Exercise data →
◇ ◇ ◇ ◇

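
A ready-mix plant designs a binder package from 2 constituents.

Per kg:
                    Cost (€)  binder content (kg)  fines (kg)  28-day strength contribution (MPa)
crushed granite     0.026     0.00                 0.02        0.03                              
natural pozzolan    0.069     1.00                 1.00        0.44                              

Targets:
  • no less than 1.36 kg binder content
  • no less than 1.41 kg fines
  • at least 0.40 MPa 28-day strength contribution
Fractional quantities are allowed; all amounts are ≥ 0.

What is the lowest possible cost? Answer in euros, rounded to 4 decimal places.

€0.0973

Let x1 = kg of crushed granite, x2 = kg of natural pozzolan.
Minimize 0.026x1 + 0.069x2 subject to:
  1x2 ≥ 1.36   (binder content)
  0.02x1 + 1x2 ≥ 1.41   (fines)
  0.03x1 + 0.44x2 ≥ 0.4   (28-day strength contribution)
  x1, x2 ≥ 0.
At the optimum only natural pozzolan is positive (crushed granite = 0). Binding constraint: fines.
Optimal quantities: natural pozzolan = 1.41 kg.
Objective = 0.069·1.41 = 0.097290.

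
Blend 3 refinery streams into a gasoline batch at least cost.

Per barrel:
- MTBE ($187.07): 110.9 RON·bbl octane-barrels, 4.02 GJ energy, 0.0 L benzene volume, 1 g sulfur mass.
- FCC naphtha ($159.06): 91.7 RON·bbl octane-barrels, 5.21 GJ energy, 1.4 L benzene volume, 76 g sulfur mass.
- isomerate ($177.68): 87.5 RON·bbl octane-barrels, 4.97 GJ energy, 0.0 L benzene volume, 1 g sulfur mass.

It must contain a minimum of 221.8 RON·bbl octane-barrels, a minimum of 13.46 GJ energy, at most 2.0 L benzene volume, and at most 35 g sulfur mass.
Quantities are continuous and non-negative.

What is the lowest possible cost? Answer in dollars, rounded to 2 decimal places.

Let x1 = barrels of MTBE, x2 = barrels of FCC naphtha, x3 = barrels of isomerate.
min 187.07x1 + 159.06x2 + 177.68x3 s.t.:
  110.9x1 + 91.7x2 + 87.5x3 ≥ 221.8   (octane-barrels)
  4.02x1 + 5.21x2 + 4.97x3 ≥ 13.46   (energy)
  1.4x2 ≤ 2   (benzene volume)
  1x1 + 76x2 + 1x3 ≤ 35   (sulfur mass)
  x1, x2, x3 ≥ 0.
The cheapest feasible vertex uses only FCC naphtha, isomerate; MTBE is not used. The energy and sulfur mass requirements are met with equality.
Optimal quantities: FCC naphtha = 0.43083 barrels, isomerate = 2.2566 barrels.
Hence cost = 159.06·0.43083 + 177.68·2.2566 = $469.4805.

$469.48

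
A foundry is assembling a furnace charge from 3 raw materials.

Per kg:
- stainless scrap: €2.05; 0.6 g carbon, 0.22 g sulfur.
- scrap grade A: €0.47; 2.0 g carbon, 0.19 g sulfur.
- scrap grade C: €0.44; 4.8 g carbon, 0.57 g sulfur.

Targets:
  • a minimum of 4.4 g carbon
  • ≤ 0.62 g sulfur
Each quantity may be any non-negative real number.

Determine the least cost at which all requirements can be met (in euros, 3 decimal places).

Let x1 = kg of stainless scrap, x2 = kg of scrap grade A, x3 = kg of scrap grade C.
Minimise 2.05x1 + 0.47x2 + 0.44x3 s.t.:
  0.6x1 + 2x2 + 4.8x3 ≥ 4.4   (carbon)
  0.22x1 + 0.19x2 + 0.57x3 ≤ 0.62   (sulfur)
  x1, x2, x3 ≥ 0.
The minimum-cost mix takes nothing from stainless scrap, scrap grade A — only scrap grade C. The carbon requirement is met with equality.
That vertex is x3 = 0.9167.
Cost = 0.44·0.9167 = 0.40335.

€0.403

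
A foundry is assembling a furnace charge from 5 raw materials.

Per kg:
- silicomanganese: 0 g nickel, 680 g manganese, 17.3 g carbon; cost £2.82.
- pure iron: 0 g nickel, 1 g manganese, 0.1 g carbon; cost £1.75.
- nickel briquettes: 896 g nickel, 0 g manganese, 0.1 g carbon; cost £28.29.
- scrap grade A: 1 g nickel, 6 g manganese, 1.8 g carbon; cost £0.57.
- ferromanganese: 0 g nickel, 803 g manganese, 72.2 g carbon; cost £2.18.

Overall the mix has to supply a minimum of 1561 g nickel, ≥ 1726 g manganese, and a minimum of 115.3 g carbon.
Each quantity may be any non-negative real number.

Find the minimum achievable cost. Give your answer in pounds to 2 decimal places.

Treat it as an LP. Let x1 = kg of silicomanganese, x2 = kg of pure iron, x3 = kg of nickel briquettes, x4 = kg of scrap grade A, x5 = kg of ferromanganese.
min 2.82x1 + 1.75x2 + 28.29x3 + 0.57x4 + 2.18x5 s.t.:
  896x3 + 1x4 ≥ 1561   (nickel)
  680x1 + 1x2 + 6x4 + 803x5 ≥ 1726   (manganese)
  17.3x1 + 0.1x2 + 0.1x3 + 1.8x4 + 72.2x5 ≥ 115.3   (carbon)
  x1, x2, x3, x4, x5 ≥ 0.
The optimal basis is {nickel briquettes, ferromanganese}; silicomanganese, pure iron, scrap grade A drop out. There the nickel and manganese constraints are tight.
So nickel briquettes = 1.742 kg, ferromanganese = 2.149 kg.
Cost = 28.29·1.742 + 2.18·2.149 = 53.9660.

£53.97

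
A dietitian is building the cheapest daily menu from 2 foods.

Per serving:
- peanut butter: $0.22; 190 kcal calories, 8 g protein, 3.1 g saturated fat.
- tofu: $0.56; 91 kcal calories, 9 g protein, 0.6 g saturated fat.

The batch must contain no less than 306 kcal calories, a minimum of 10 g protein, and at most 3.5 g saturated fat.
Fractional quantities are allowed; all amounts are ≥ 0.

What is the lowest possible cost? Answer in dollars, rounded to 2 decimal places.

$1.12

Let x1 = servings of peanut butter, x2 = servings of tofu.
min 0.22x1 + 0.56x2 with:
  190x1 + 91x2 ≥ 306   (calories)
  8x1 + 9x2 ≥ 10   (protein)
  3.1x1 + 0.6x2 ≤ 3.5   (saturated fat)
  x1, x2 ≥ 0.
Both inputs are positive at the optimum. There the calories and saturated fat constraints are tight.
So peanut butter = 0.8025 servings, tofu = 1.687 servings.
Hence cost = 0.22·0.8025 + 0.56·1.687 = $1.1213.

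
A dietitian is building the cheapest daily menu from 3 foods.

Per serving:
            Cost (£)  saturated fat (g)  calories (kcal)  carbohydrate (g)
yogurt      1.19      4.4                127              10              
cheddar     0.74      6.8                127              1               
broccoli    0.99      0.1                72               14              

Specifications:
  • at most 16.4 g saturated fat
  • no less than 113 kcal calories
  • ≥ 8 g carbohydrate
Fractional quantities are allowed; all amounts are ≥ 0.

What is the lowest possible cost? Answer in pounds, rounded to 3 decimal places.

£0.960

Let x1 = servings of yogurt, x2 = servings of cheddar, x3 = servings of broccoli.
Minimise 1.19x1 + 0.74x2 + 0.99x3 with:
  4.4x1 + 6.8x2 + 0.1x3 ≤ 16.4   (saturated fat)
  127x1 + 127x2 + 72x3 ≥ 113   (calories)
  10x1 + 1x2 + 14x3 ≥ 8   (carbohydrate)
  x1, x2, x3 ≥ 0.
The minimum-cost mix takes nothing from yogurt — only cheddar, broccoli. There the calories and carbohydrate constraints are tight.
So cheddar = 0.5897 servings, broccoli = 0.5293 servings.
Cost = 0.74·0.5897 + 0.99·0.5293 = 0.96039.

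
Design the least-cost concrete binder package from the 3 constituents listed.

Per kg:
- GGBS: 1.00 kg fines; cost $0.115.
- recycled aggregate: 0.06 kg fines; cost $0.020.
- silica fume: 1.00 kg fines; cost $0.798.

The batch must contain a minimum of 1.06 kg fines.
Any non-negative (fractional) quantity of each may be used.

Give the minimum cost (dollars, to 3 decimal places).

Treat it as an LP. Let x1 = kg of GGBS, x2 = kg of recycled aggregate, x3 = kg of silica fume.
Minimize 0.115x1 + 0.02x2 + 0.798x3 s.t.:
  1x1 + 0.06x2 + 1x3 ≥ 1.06   (fines)
  x1, x2, x3 ≥ 0.
At the optimum only GGBS is positive (recycled aggregate, silica fume = 0). There the fines constraint is tight.
Solving gives x1 = 1.06.
Hence cost = 0.115·1.06 = $0.12190.

$0.122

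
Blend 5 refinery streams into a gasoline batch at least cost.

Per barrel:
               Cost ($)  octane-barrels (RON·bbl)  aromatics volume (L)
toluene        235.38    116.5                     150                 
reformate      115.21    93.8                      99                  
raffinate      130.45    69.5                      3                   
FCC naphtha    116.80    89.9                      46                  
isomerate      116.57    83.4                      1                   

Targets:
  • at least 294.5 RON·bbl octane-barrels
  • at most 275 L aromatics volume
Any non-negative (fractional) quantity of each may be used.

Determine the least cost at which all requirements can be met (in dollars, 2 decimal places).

Let x1 = barrels of toluene, x2 = barrels of reformate, x3 = barrels of raffinate, x4 = barrels of FCC naphtha, x5 = barrels of isomerate.
Minimise 235.38x1 + 115.21x2 + 130.45x3 + 116.8x4 + 116.57x5 s.t.:
  116.5x1 + 93.8x2 + 69.5x3 + 89.9x4 + 83.4x5 ≥ 294.5   (octane-barrels)
  150x1 + 99x2 + 3x3 + 46x4 + 1x5 ≤ 275   (aromatics volume)
  x1, x2, x3, x4, x5 ≥ 0.
The minimum-cost mix takes nothing from toluene, raffinate, isomerate — only reformate, FCC naphtha. The octane-barrels and aromatics volume requirements are met with equality.
Optimal quantities: reformate = 2.43725 barrels, FCC naphtha = 0.732886 barrels.
Hence cost = 115.21·2.43725 + 116.8·0.732886 = $366.3967.

$366.40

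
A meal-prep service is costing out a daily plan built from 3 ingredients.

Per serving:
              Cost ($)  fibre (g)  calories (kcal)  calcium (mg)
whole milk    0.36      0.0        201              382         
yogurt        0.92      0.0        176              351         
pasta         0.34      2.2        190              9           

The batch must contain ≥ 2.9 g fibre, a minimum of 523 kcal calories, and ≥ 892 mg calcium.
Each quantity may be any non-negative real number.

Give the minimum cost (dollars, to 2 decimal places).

Let x1 = servings of whole milk, x2 = servings of yogurt, x3 = servings of pasta.
min 0.36x1 + 0.92x2 + 0.34x3 s.t.:
  2.2x3 ≥ 2.9   (fibre)
  201x1 + 176x2 + 190x3 ≥ 523   (calories)
  382x1 + 351x2 + 9x3 ≥ 892   (calcium)
  x1, x2, x3 ≥ 0.
At the optimum only whole milk, pasta are positive (yogurt = 0). Binding constraints: fibre and calcium.
Optimal quantities: whole milk = 2.304 servings, pasta = 1.318 servings.
Cost = 0.36·2.304 + 0.34·1.318 = 1.2776.

$1.28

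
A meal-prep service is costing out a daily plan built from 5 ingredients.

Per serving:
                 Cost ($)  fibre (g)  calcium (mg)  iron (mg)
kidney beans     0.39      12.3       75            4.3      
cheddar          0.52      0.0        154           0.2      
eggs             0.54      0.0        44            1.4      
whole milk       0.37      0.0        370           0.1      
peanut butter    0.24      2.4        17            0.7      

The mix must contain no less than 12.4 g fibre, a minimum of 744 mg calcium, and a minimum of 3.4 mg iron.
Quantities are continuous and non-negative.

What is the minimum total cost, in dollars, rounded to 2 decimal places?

Treat it as an LP. Let x1 = servings of kidney beans, x2 = servings of cheddar, x3 = servings of eggs, x4 = servings of whole milk, x5 = servings of peanut butter.
Minimize 0.39x1 + 0.52x2 + 0.54x3 + 0.37x4 + 0.24x5 subject to:
  12.3x1 + 2.4x5 ≥ 12.4   (fibre)
  75x1 + 154x2 + 44x3 + 370x4 + 17x5 ≥ 744   (calcium)
  4.3x1 + 0.2x2 + 1.4x3 + 0.1x4 + 0.7x5 ≥ 3.4   (iron)
  x1, x2, x3, x4, x5 ≥ 0.
The cheapest feasible vertex uses only kidney beans, whole milk; cheddar, eggs, peanut butter are not used. Binding constraints: fibre and calcium.
So kidney beans = 1.008 servings, whole milk = 1.806 servings.
Cost = 0.39·1.008 + 0.37·1.806 = 1.0613.

$1.06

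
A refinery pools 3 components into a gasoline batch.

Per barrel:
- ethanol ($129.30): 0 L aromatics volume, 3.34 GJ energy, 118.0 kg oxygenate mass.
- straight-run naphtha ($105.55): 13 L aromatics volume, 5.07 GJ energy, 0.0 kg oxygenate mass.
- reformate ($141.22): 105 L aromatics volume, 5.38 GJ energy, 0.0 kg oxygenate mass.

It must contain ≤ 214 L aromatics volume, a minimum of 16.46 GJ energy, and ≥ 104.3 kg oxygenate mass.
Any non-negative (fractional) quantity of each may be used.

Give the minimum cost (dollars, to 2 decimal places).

$395.50

This is a linear program. Let x1 = barrels of ethanol, x2 = barrels of straight-run naphtha, x3 = barrels of reformate.
Minimise 129.3x1 + 105.55x2 + 141.22x3 subject to:
  13x2 + 105x3 ≤ 214   (aromatics volume)
  3.34x1 + 5.07x2 + 5.38x3 ≥ 16.46   (energy)
  118x1 ≥ 104.3   (oxygenate mass)
  x1, x2, x3 ≥ 0.
The optimal basis is {ethanol, straight-run naphtha}; reformate drops out. Binding constraints: energy and oxygenate mass.
So ethanol = 0.883898 barrels, straight-run naphtha = 2.66426 barrels.
Total cost: 129.3·0.883898 + 105.55·2.66426 = 395.5007.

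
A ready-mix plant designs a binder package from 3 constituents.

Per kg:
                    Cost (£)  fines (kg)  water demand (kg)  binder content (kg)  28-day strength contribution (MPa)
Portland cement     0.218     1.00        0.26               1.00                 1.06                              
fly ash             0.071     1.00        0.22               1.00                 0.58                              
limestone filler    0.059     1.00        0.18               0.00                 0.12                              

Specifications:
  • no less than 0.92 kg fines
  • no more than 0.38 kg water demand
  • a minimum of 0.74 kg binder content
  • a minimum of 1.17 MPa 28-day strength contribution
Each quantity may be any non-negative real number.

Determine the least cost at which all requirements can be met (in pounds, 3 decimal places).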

◇ ◇ ◇ ◇

What to work on → Above are the entries; copy every line among them that contains the word "gasoline".

Solved exercise →
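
Blend 3 refinery streams into a gasoline batch at least cost.
Blend 5 refinery streams into a gasoline batch at least cost.
A refinery pools 3 components into a gasoline batch.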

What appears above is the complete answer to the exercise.